_YOUR GOAL_.
Please copy out the entries below exactly, beginning with the line that contains "S = !Unit.rec" and ending with the line that contains "T = ?Unit.rec", and include nothing outside that span.

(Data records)
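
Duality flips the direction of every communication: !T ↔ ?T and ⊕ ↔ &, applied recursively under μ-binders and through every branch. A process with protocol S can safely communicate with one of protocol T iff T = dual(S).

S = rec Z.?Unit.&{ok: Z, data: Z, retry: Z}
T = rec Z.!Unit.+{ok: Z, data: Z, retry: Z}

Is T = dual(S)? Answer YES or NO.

YES

rec Z vs rec Z  ✓ (rec unchanged)
  ?Unit vs !Unit  ✓
    &{ok,data,retry} vs +{ok,data,retry}  ✓ labels match
      • ok:
        Z vs Z  ✓
      • data:
        Z vs Z  ✓
      • retry:
        Z vs Z  ✓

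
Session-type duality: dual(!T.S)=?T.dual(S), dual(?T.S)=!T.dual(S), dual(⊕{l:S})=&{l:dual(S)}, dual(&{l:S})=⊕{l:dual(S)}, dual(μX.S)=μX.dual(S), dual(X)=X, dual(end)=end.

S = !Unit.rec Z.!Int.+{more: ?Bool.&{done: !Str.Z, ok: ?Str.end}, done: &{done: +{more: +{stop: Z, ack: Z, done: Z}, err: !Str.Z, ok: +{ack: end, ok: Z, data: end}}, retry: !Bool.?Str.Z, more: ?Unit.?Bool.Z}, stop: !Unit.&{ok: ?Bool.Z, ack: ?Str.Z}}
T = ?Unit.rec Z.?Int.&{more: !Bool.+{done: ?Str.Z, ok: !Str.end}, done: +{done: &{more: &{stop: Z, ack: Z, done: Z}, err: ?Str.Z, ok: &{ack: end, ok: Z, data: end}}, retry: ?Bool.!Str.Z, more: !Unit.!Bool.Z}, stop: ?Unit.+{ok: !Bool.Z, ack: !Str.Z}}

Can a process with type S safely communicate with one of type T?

YES

!Unit vs ?Unit  ✓
  rec Z vs rec Z  ✓ (μ self-dual)
    !Int vs ?Int  ✓
      +{more,done,stop} vs &{more,done,stop}  ✓ same labels
        case more:
          ?Bool vs !Bool  ✓
            &{done,ok} vs +{done,ok}  ✓ same labels
              case done:
                !Str vs ?Str  ✓
                  Z vs Z  ✓
              case ok:
                ?Str vs !Str  ✓
                  end vs end  ✓
        case done:
          &{done,retry,more} vs +{done,retry,more}  ✓ same labels
            case done:
              +{more,err,ok} vs &{more,err,ok}  ✓ same labels
                case more:
                  +{stop,ack,done} vs &{stop,ack,done}  ✓ same labels
                    case stop:
                      Z vs Z  ✓
                    case ack:
                      Z vs Z  ✓
                    case done:
                      Z vs Z  ✓
                case err:
                  !Str vs ?Str  ✓
                    Z vs Z  ✓
                case ok:
                  +{ack,ok,data} vs &{ack,ok,data}  ✓ same labels
                    case ack:
                      end vs end  ✓
                    case ok:
                      Z vs Z  ✓
                    case data:
                      end vs end  ✓
            case retry:
              !Bool vs ?Bool  ✓
                ?Str vs !Str  ✓
                  Z vs Z  ✓
            case more:
              ?Unit vs !Unit  ✓
                ?Bool vs !Bool  ✓
                  Z vs Z  ✓
        case stop:
          !Unit vs ?Unit  ✓
            &{ok,ack} vs +{ok,ack}  ✓ same labels
              case ok:
                ?Bool vs !Bool  ✓
                  Z vs Z  ✓
              case ack:
                ?Str vs !Str  ✓
                  Z vs Z  ✓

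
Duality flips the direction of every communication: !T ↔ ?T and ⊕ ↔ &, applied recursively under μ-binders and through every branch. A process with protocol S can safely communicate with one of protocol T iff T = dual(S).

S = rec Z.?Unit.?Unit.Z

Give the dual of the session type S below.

rec Z = rec Z  (μ self-dual)
  ?Unit = !Unit
    ?Unit = !Unit
      dual(Z) = Z

rec Z.!Unit.!Unit.Z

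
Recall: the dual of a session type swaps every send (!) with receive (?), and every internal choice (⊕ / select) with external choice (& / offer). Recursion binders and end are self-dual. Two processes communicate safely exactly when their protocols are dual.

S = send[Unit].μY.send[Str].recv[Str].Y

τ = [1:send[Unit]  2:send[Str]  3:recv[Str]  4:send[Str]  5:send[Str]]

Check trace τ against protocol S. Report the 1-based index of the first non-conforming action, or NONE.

@1 send[Unit]  match  state: μY.…
@2 send[Str]  match  state: recv[Str].μY.…
@3 recv[Str]  match  state: μY.…
@4 send[Str]  match  state: recv[Str].μY.…
@5 got send[Str], protocol expects recv[Str]  ✗

5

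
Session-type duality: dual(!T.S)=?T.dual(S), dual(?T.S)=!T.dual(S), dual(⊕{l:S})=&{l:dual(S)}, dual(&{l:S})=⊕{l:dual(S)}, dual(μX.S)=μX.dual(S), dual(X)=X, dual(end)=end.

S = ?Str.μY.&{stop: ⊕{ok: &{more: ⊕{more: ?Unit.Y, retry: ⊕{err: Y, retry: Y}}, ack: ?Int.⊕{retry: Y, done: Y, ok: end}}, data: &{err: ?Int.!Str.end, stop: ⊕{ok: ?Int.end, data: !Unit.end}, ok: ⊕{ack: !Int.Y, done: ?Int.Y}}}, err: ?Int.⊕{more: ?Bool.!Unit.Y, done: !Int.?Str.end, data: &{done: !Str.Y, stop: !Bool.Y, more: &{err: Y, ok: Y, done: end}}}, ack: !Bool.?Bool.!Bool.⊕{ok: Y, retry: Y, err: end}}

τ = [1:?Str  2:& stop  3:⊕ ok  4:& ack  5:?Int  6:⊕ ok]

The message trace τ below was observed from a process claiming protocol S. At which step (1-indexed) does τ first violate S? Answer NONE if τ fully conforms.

step 1: ?Str  match  residual = μY.…
step 2: & stop  match  residual = ⊕{ok: &{more: ⊕{more: ?Unit.μY.…, retry: ⊕{err: μY.…, retry: μY.…}}, ack: ?Int.⊕{retry: μY.…, done: μY.…, ok: end}}, data: &{err: ?Int.!Str.end, stop: ⊕{ok: ?Int.end, data: !Unit.end}, ok: ⊕{ack: !Int.μY.…, done: ?Int.μY.…}}}
step 3: ⊕ ok  match  residual = &{more: ⊕{more: ?Unit.μY.…, retry: ⊕{err: μY.…, retry: μY.…}}, ack: ?Int.⊕{retry: μY.…, done: μY.…, ok: end}}
step 4: & ack  match  residual = ?Int.⊕{retry: μY.…, done: μY.…, ok: end}
step 5: ?Int  match  residual = ⊕{retry: μY.…, done: μY.…, ok: end}
step 6: ⊕ ok  match  residual = end
trace exhausted — no violation

NONE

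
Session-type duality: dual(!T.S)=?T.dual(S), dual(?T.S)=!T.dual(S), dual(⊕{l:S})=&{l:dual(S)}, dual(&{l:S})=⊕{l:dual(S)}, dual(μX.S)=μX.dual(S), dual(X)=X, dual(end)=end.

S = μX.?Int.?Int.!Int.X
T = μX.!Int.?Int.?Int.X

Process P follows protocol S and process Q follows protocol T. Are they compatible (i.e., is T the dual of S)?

μX vs μX  ✓ (μ self-dual)
  ?Int vs !Int  ✓
    ?Int vs ?Int  ✗ same direction on both sides — not dual

NO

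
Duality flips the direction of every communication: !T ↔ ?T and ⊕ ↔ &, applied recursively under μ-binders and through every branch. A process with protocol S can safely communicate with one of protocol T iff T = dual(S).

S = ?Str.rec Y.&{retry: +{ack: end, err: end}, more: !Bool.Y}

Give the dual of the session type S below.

?Str → !Str
  rec Y → rec Y  (rec unchanged)
    &{retry,more} → +{retry,more}  (offer→select)
      case retry:
        +{ack,err} → &{ack,err}  (select→offer)
          case ack:
            dual(end) = end
          case err:
            dual(end) = end
      case more:
        !Bool → ?Bool
          dual(Y) = Y

!Str.rec Y.+{retry: &{ack: end, err: end}, more: ?Bool.Y}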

_SOLUTION FOR THIS PROBLEM_.
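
S = !Unit.rec Z.!Int.+{more: ?Bool.&{done: !Str.Z, ok: ?Str.end}, done: &{done: +{more: +{stop: Z, ack: Z, done: Z}, err: !Str.Z, ok: +{ack: end, ok: Z, data: end}}, retry: !Bool.?Str.Z, more: ?Unit.?Bool.Z}, stop: !Unit.&{ok: ?Bool.Z, ack: ?Str.Z}}
T = ?Unit.rec Z.?Int.&{more: !Bool.+{done: ?Str.Z, ok: !Str.end}, done: +{done: &{more: &{stop: Z, ack: Z, done: Z}, err: ?Str.Z, ok: &{ack: end, ok: Z, data: end}}, retry: ?Bool.!Str.Z, more: !Unit.!Bool.Z}, stop: ?Unit.+{ok: !Bool.Z, ack: !Str.Z}}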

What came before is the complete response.